INPUT DATA:
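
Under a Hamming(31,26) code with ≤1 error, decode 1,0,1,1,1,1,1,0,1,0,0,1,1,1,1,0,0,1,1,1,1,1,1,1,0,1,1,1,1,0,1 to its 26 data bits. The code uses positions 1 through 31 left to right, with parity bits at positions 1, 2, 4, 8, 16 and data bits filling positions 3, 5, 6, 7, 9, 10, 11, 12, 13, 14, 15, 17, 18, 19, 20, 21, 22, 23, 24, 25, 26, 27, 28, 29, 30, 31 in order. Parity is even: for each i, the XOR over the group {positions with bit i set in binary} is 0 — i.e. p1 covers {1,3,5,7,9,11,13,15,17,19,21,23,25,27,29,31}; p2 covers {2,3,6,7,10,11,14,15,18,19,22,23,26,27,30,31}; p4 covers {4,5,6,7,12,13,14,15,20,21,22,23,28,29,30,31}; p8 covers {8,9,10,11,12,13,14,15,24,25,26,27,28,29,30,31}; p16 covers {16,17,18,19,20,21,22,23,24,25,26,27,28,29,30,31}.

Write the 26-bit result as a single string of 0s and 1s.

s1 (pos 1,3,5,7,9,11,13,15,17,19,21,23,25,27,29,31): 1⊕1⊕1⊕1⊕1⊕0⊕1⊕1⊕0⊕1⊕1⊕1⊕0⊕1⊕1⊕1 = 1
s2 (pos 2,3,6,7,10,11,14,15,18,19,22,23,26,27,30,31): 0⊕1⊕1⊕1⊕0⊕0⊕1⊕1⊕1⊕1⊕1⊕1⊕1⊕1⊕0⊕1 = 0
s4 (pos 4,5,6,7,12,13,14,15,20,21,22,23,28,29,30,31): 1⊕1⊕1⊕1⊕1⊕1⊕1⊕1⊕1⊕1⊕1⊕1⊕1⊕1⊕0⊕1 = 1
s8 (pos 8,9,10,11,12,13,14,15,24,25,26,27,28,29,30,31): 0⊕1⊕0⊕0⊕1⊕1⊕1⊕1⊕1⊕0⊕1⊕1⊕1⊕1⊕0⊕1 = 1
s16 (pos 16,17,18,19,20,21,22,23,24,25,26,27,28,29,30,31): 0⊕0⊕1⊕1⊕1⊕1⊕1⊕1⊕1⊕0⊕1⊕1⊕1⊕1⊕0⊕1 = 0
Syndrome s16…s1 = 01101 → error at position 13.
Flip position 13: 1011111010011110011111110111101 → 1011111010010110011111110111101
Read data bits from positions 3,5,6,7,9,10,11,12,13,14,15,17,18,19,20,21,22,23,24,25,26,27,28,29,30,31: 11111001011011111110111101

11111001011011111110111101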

WORK TASK: Exact reproduction of the whole material is the required answer.

ANSWER TO THE EXERCISE:
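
Under a Hamming(31,26) code with ≤1 error, decode 1,0,1,1,1,1,1,0,1,0,0,1,1,1,1,0,0,1,1,1,1,1,1,1,0,1,1,1,1,0,1 to its 26 data bits. The code uses positions 1 through 31 left to right, with parity bits at positions 1, 2, 4, 8, 16 and data bits filling positions 3, 5, 6, 7, 9, 10, 11, 12, 13, 14, 15, 17, 18, 19, 20, 21, 22, 23, 24, 25, 26, 27, 28, 29, 30, 31 in order. Parity is even: for each i, the XOR over the group {positions with bit i set in binary} is 0 — i.e. p1 covers {1,3,5,7,9,11,13,15,17,19,21,23,25,27,29,31}; p2 covers {2,3,6,7,10,11,14,15,18,19,22,23,26,27,30,31}; p4 covers {4,5,6,7,12,13,14,15,20,21,22,23,28,29,30,31}; p8 covers {8,9,10,11,12,13,14,15,24,25,26,27,28,29,30,31}; p16 covers {16,17,18,19,20,21,22,23,24,25,26,27,28,29,30,31}.

Write the 26-bit result as a single string of 0s and 1s.

s1 (pos 1,3,5,7,9,11,13,15,17,19,21,23,25,27,29,31): 1⊕1⊕1⊕1⊕1⊕0⊕1⊕1⊕0⊕1⊕1⊕1⊕0⊕1⊕1⊕1 = 1
s2 (pos 2,3,6,7,10,11,14,15,18,19,22,23,26,27,30,31): 0⊕1⊕1⊕1⊕0⊕0⊕1⊕1⊕1⊕1⊕1⊕1⊕1⊕1⊕0⊕1 = 0
s4 (pos 4,5,6,7,12,13,14,15,20,21,22,23,28,29,30,31): 1⊕1⊕1⊕1⊕1⊕1⊕1⊕1⊕1⊕1⊕1⊕1⊕1⊕1⊕0⊕1 = 1
s8 (pos 8,9,10,11,12,13,14,15,24,25,26,27,28,29,30,31): 0⊕1⊕0⊕0⊕1⊕1⊕1⊕1⊕1⊕0⊕1⊕1⊕1⊕1⊕0⊕1 = 1
s16 (pos 16,17,18,19,20,21,22,23,24,25,26,27,28,29,30,31): 0⊕0⊕1⊕1⊕1⊕1⊕1⊕1⊕1⊕0⊕1⊕1⊕1⊕1⊕0⊕1 = 0
Syndrome s16…s1 = 01101 → error at position 13.
Flip position 13: 1011111010011110011111110111101 → 1011111010010110011111110111101
Read data bits from positions 3,5,6,7,9,10,11,12,13,14,15,17,18,19,20,21,22,23,24,25,26,27,28,29,30,31: 11111001011011111110111101

11111001011011111110111101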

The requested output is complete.